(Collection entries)

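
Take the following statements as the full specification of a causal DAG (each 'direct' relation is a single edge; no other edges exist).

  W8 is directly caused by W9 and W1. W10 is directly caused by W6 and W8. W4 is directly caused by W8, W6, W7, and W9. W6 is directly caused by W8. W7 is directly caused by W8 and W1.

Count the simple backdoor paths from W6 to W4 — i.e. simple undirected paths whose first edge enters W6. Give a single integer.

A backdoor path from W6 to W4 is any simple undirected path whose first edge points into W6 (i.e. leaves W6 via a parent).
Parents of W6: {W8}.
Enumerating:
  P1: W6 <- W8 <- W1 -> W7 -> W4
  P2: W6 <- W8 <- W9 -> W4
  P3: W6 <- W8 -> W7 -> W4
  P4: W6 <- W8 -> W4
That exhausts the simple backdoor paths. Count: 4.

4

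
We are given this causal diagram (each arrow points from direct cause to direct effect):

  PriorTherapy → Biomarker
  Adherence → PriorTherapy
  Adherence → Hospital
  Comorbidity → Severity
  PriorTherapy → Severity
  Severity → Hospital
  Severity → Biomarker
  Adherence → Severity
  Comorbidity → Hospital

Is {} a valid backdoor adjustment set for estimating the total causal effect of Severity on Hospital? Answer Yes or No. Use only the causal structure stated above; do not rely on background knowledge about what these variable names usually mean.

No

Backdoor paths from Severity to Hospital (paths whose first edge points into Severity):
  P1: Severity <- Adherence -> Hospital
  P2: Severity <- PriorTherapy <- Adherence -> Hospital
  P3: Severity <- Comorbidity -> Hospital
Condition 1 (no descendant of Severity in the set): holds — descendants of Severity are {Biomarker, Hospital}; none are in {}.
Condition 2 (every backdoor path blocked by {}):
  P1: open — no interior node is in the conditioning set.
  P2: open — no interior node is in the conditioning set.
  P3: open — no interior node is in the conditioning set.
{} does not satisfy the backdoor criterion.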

▶ **What you have to do**
Whenever a line of the data above includes the word "each", copy that line.

▶ **Expected output**
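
Take the following statements as the full specification of a causal DAG (each 'direct' relation is a single edge; no other edges exist).
We are given this causal diagram (each arrow points from direct cause to direct effect):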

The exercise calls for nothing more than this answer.